(Dataset entries)
--
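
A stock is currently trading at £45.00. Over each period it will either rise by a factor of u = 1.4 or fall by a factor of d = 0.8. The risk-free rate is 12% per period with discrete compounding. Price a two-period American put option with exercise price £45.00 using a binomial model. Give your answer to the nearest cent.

£3.75

Risk-neutral probability p = (1 + 0.12 − 0.8)/(1.4 − 0.8) = 0.3200/0.6000 = 0.5333
Terminal stock prices: S_uu = 88.2, S_ud = 50.4, S_dd = 28.8
Terminal payoffs (K − S): max(-43.2, 0) = 0, max(-5.4, 0) = 0, max(16.2, 0) = 16.2
Node u (S = 63): continuation = 1/1.12·[0.5333·0.0000 + 0.4667·0.0000] = 0.0000; exercise value = 0.0000 ≤ continuation, so V_u = 0.0000
Node d (S = 36): continuation = 1/1.12·[0.5333·0.0000 + 0.4667·16.2000] = 6.7500; exercise value = 9.0000 > continuation, so V_d = 9.0000 (exercise)
Node 0 (S = 45): continuation = 1/1.12·[0.5333·0.0000 + 0.4667·9.0000] = 3.7500; exercise value = 0.0000 ≤ continuation, so V_0 = 3.7500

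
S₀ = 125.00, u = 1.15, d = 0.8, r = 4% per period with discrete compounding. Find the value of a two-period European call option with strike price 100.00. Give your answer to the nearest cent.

Risk-neutral probability p = (1 + 0.04 − 0.8)/(1.15 − 0.8) = 0.2400/0.3500 = 0.6857
Terminal stock prices: S_uu = 165.3, S_ud = 115, S_dd = 80
Terminal payoffs (S − K): max(65.31, 0) = 65.31, max(15, 0) = 15, max(-20, 0) = 0
Node u (S = 143.8): V_u = 1/1.04·[0.6857·65.3125 + 0.3143·15.0000] = 47.5962
Node d (S = 100): V_d = 1/1.04·[0.6857·15.0000 + 0.3143·0.0000] = 9.8901
Node 0 (S = 125): V_0 = 1/1.04·[0.6857·47.5962 + 0.3143·9.8901] = 34.3708

34.37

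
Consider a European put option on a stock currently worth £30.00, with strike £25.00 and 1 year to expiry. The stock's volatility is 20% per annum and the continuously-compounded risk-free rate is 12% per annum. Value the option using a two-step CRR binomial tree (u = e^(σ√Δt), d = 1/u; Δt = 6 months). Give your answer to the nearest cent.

£0.21

CRR parameters: u = e^(σ√Δt) = e^(0.2·√0.5) = 1.1519, d = 1/u = 0.8681
Per-period rate: rΔt = 0.12·0.5 = 0.06, so R = e^0.06 = 1.0618
Risk-neutral probability p = (e^0.06 − 0.8681)/(1.1519 − 0.8681) = 0.1937/0.2838 = 0.6826
Terminal stock prices: S_uu = 39.81, S_ud = 30, S_dd = 22.61
Terminal payoffs (K − S): max(-14.81, 0) = 0, max(-5, 0) = 0, max(2.391, 0) = 2.391
Node u (S = 34.56): V_u = e^(−0.06)·[0.6826·0.0000 + 0.3174·0.0000] = 0.0000
Node d (S = 26.04): V_d = e^(−0.06)·[0.6826·0.0000 + 0.3174·2.3909] = 0.7147
Node 0 (S = 30): V_0 = e^(−0.06)·[0.6826·0.0000 + 0.3174·0.7147] = 0.2136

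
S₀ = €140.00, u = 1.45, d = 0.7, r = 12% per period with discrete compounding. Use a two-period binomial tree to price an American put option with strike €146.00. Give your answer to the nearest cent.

Risk-neutral probability p = (1 + 0.12 − 0.7)/(1.45 − 0.7) = 0.4200/0.7500 = 0.5600
Terminal stock prices: S_uu = 294.4, S_ud = 142.1, S_dd = 68.6
Terminal payoffs (K − S): max(-148.4, 0) = 0, max(3.9, 0) = 3.9, max(77.4, 0) = 77.4
Node u (S = 203): continuation = 1/1.12·[0.5600·0.0000 + 0.4400·3.9000] = 1.5321; exercise value = 0.0000 ≤ continuation, so V_u = 1.5321
Node d (S = 98): continuation = 1/1.12·[0.5600·3.9000 + 0.4400·77.4000] = 32.3571; exercise value = 48.0000 > continuation, so V_d = 48.0000 (exercise)
Node 0 (S = 140): continuation = 1/1.12·[0.5600·1.5321 + 0.4400·48.0000] = 19.6232; exercise value = 6.0000 ≤ continuation, so V_0 = 19.6232

€19.62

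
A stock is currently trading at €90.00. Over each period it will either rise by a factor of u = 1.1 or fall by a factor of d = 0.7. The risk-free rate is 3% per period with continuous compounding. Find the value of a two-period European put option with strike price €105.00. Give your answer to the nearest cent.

Risk-neutral probability p = (e^0.03 − 0.7)/(1.1 − 0.7) = 0.3305/0.4000 = 0.8261
Terminal stock prices: S_uu = 108.9, S_ud = 69.3, S_dd = 44.1
Terminal payoffs (K − S): max(-3.9, 0) = 0, max(35.7, 0) = 35.7, max(60.9, 0) = 60.9
Node u (S = 99): V_u = e^(−0.03)·[0.8261·0.0000 + 0.1739·35.7000] = 6.0235
Node d (S = 63): V_d = e^(−0.03)·[0.8261·35.7000 + 0.1739·60.9000] = 38.8968
Node 0 (S = 90): V_0 = e^(−0.03)·[0.8261·6.0235 + 0.1739·38.8968] = 11.3920

€11.39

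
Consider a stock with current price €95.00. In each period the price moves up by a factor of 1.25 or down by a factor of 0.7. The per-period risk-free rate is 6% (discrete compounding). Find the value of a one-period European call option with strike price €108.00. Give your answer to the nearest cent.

Risk-neutral probability p = (1 + 0.06 − 0.7)/(1.25 − 0.7) = 0.3600/0.5500 = 0.6545
Terminal stock prices: S_u = 118.8, S_d = 66.5
Terminal payoffs (S − K): max(10.75, 0) = 10.75, max(-41.5, 0) = 0
Node 0 (S = 95): V_0 = 1/1.06·[0.6545·10.7500 + 0.3455·0.0000] = 6.6381

€6.64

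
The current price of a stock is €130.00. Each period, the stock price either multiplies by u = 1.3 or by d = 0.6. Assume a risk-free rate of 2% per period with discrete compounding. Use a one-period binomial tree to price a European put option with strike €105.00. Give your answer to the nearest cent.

€10.59

Risk-neutral probability p = (1 + 0.02 − 0.6)/(1.3 − 0.6) = 0.4200/0.7000 = 0.6000
Terminal stock prices: S_u = 169, S_d = 78
Terminal payoffs (K − S): max(-64, 0) = 0, max(27, 0) = 27
Node 0 (S = 130): V_0 = 1/1.02·[0.6000·0.0000 + 0.4000·27.0000] = 10.5882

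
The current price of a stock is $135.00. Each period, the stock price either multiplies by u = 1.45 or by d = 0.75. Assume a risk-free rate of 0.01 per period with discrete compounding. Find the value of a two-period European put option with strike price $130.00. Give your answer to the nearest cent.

$20.94

Risk-neutral probability p = (1 + 0.01 − 0.75)/(1.45 − 0.75) = 0.2600/0.7000 = 0.3714
Terminal stock prices: S_uu = 283.8, S_ud = 146.8, S_dd = 75.94
Terminal payoffs (K − S): max(-153.8, 0) = 0, max(-16.81, 0) = 0, max(54.06, 0) = 54.06
Node u (S = 195.8): V_u = 1/1.01·[0.3714·0.0000 + 0.6286·0.0000] = 0.0000
Node d (S = 101.2): V_d = 1/1.01·[0.3714·0.0000 + 0.6286·54.0625] = 33.6457
Node 0 (S = 135): V_0 = 1/1.01·[0.3714·0.0000 + 0.6286·33.6457] = 20.9393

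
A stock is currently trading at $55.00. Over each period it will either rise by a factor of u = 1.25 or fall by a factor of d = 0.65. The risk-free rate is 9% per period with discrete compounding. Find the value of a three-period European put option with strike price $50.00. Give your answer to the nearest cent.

Risk-neutral probability p = (1 + 0.09 − 0.65)/(1.25 − 0.65) = 0.4400/0.6000 = 0.7333
Terminal stock prices: S_uuu = 107.4, S_uud = 55.86, S_udd = 29.05, S_ddd = 15.1
Terminal payoffs (K − S): max(-57.42, 0) = 0, max(-5.859, 0) = 0, max(20.95, 0) = 20.95, max(34.9, 0) = 34.9
Node uu (S = 85.94): V_uu = 1/1.09·[0.7333·0.0000 + 0.2667·0.0000] = 0.0000
Node ud (S = 44.69): V_ud = 1/1.09·[0.7333·0.0000 + 0.2667·20.9531] = 5.1261
Node dd (S = 23.24): V_dd = 1/1.09·[0.7333·20.9531 + 0.2667·34.8956] = 22.6341
Node u (S = 68.75): V_u = 1/1.09·[0.7333·0.0000 + 0.2667·5.1261] = 1.2541
Node d (S = 35.75): V_d = 1/1.09·[0.7333·5.1261 + 0.2667·22.6341] = 8.9862
Node 0 (S = 55): V_0 = 1/1.09·[0.7333·1.2541 + 0.2667·8.9862] = 3.0422

$3.04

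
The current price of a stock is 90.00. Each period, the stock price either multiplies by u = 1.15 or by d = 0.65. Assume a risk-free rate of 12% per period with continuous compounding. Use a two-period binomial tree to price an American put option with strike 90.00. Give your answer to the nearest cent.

2.03

Risk-neutral probability p = (e^0.12 − 0.65)/(1.15 − 0.65) = 0.4775/0.5000 = 0.9550
Terminal stock prices: S_uu = 119, S_ud = 67.27, S_dd = 38.03
Terminal payoffs (K − S): max(-29.02, 0) = 0, max(22.73, 0) = 22.73, max(51.97, 0) = 51.97
Node u (S = 103.5): continuation = e^(−0.12)·[0.9550·0.0000 + 0.0450·22.7250] = 0.9071; exercise value = 0.0000 ≤ continuation, so V_u = 0.9071
Node d (S = 58.5): continuation = e^(−0.12)·[0.9550·22.7250 + 0.0450·51.9750] = 21.3228; exercise value = 31.5000 > continuation, so V_d = 31.5000 (exercise)
Node 0 (S = 90): continuation = e^(−0.12)·[0.9550·0.9071 + 0.0450·31.5000] = 2.0257; exercise value = 0.0000 ≤ continuation, so V_0 = 2.0257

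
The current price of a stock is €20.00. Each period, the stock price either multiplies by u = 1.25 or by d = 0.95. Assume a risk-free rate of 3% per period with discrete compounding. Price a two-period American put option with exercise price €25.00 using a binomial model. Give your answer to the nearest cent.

Risk-neutral probability p = (1 + 0.03 − 0.95)/(1.25 − 0.95) = 0.0800/0.3000 = 0.2667
Terminal stock prices: S_uu = 31.25, S_ud = 23.75, S_dd = 18.05
Terminal payoffs (K − S): max(-6.25, 0) = 0, max(1.25, 0) = 1.25, max(6.95, 0) = 6.95
Node u (S = 25): continuation = 1/1.03·[0.2667·0.0000 + 0.7333·1.2500] = 0.8900; exercise value = 0.0000 ≤ continuation, so V_u = 0.8900
Node d (S = 19): continuation = 1/1.03·[0.2667·1.2500 + 0.7333·6.9500] = 5.2718; exercise value = 6.0000 > continuation, so V_d = 6.0000 (exercise)
Node 0 (S = 20): continuation = 1/1.03·[0.2667·0.8900 + 0.7333·6.0000] = 4.5023; exercise value = 5.0000 > continuation, so V_0 = 5.0000 (exercise)

€5.00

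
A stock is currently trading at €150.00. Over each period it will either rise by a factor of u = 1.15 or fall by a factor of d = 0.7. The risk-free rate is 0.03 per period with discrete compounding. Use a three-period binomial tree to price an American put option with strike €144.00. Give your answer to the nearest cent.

Risk-neutral probability p = (1 + 0.03 − 0.7)/(1.15 − 0.7) = 0.3300/0.4500 = 0.7333
Terminal stock prices: S_uuu = 228.1, S_uud = 138.9, S_udd = 84.52, S_ddd = 51.45
Terminal payoffs (K − S): max(-84.13, 0) = 0, max(5.138, 0) = 5.138, max(59.48, 0) = 59.48, max(92.55, 0) = 92.55
Node uu (S = 198.4): continuation = 1/1.03·[0.7333·0.0000 + 0.2667·5.1375] = 1.3301; exercise value = 0.0000 ≤ continuation, so V_uu = 1.3301
Node ud (S = 120.7): continuation = 1/1.03·[0.7333·5.1375 + 0.2667·59.4750] = 19.0558; exercise value = 23.2500 > continuation, so V_ud = 23.2500 (exercise)
Node dd (S = 73.5): continuation = 1/1.03·[0.7333·59.4750 + 0.2667·92.5500] = 66.3058; exercise value = 70.5000 > continuation, so V_dd = 70.5000 (exercise)
Node u (S = 172.5): continuation = 1/1.03·[0.7333·1.3301 + 0.2667·23.2500] = 6.9664; exercise value = 0.0000 ≤ continuation, so V_u = 6.9664
Node d (S = 105): continuation = 1/1.03·[0.7333·23.2500 + 0.2667·70.5000] = 34.8058; exercise value = 39.0000 > continuation, so V_d = 39.0000 (exercise)
Node 0 (S = 150): continuation = 1/1.03·[0.7333·6.9664 + 0.2667·39.0000] = 15.0570; exercise value = 0.0000 ≤ continuation, so V_0 = 15.0570

€15.06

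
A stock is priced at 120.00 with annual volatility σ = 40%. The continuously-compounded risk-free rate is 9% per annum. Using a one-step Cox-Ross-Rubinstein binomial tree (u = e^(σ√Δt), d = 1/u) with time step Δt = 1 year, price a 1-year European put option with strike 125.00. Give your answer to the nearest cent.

19.71

CRR parameters: u = e^(σ√Δt) = e^(0.4·√1) = 1.4918, d = 1/u = 0.6703
Per-period rate: rΔt = 0.09·1 = 0.09, so R = e^0.09 = 1.0942
Risk-neutral probability p = (e^0.09 − 0.6703)/(1.4918 − 0.6703) = 0.4239/0.8215 = 0.5159
Terminal stock prices: S_u = 179, S_d = 80.44
Terminal payoffs (K − S): max(-54.02, 0) = 0, max(44.56, 0) = 44.56
Node 0 (S = 120): V_0 = e^(−0.09)·[0.5159·0.0000 + 0.4841·44.5616] = 19.7136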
--
**YOUR OBJECTIVE**: Please repeat, exactly and only, the lines from the one containing "A stock is priced" through the last line of the records, both included.

**EXERCISE OUTPUT**:
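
A stock is priced at 120.00 with annual volatility σ = 40%. The continuously-compounded risk-free rate is 9% per annum. Using a one-step Cox-Ross-Rubinstein binomial tree (u = e^(σ√Δt), d = 1/u) with time step Δt = 1 year, price a 1-year European put option with strike 125.00. Give your answer to the nearest cent.

19.71

CRR parameters: u = e^(σ√Δt) = e^(0.4·√1) = 1.4918, d = 1/u = 0.6703
Per-period rate: rΔt = 0.09·1 = 0.09, so R = e^0.09 = 1.0942
Risk-neutral probability p = (e^0.09 − 0.6703)/(1.4918 − 0.6703) = 0.4239/0.8215 = 0.5159
Terminal stock prices: S_u = 179, S_d = 80.44
Terminal payoffs (K − S): max(-54.02, 0) = 0, max(44.56, 0) = 44.56
Node 0 (S = 120): V_0 = e^(−0.09)·[0.5159·0.0000 + 0.4841·44.5616] = 19.7136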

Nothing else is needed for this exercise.